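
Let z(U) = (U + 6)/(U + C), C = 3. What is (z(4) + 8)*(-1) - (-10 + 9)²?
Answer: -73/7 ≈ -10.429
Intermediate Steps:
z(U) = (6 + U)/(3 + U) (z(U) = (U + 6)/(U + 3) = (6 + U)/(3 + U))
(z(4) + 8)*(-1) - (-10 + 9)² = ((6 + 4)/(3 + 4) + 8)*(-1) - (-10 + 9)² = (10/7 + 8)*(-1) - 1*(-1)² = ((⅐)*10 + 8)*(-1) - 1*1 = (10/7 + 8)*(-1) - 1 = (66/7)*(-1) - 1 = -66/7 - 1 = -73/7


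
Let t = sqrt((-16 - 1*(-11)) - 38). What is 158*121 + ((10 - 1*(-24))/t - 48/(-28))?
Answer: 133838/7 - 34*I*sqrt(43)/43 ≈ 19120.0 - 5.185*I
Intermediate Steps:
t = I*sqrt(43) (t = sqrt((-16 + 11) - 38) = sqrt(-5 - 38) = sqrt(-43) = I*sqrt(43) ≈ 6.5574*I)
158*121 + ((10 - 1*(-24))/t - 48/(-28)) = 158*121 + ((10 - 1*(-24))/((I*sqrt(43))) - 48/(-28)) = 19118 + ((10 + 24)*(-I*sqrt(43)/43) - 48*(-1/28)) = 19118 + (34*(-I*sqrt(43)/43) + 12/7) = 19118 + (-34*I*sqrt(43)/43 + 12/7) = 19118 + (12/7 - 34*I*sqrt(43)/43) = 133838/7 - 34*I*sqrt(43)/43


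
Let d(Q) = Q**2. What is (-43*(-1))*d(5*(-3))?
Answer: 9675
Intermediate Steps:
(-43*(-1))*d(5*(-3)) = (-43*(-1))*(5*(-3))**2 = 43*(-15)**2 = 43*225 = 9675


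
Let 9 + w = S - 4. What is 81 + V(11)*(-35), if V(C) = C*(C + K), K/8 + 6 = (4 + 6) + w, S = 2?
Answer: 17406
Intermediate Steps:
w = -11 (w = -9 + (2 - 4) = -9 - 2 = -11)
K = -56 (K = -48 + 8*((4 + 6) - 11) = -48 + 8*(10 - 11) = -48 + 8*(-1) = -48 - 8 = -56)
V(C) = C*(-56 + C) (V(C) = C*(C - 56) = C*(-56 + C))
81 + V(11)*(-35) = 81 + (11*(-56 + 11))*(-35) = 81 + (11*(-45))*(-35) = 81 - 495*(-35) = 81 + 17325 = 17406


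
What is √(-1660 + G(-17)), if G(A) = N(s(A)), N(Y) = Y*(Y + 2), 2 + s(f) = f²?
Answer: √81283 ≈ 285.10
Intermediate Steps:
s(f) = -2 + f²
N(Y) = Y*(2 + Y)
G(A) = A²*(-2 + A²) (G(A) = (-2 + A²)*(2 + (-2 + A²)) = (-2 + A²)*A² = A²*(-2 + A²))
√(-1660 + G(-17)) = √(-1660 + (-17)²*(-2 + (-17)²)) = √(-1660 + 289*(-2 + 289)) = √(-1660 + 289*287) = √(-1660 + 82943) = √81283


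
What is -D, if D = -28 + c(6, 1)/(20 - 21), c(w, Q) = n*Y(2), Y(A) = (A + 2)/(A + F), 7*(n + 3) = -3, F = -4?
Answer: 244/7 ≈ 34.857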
---------------
=== Task directions ===
Return the number of lines in the data above that include the word "Answer", and nothing else.

=== Result of this exercise ===
6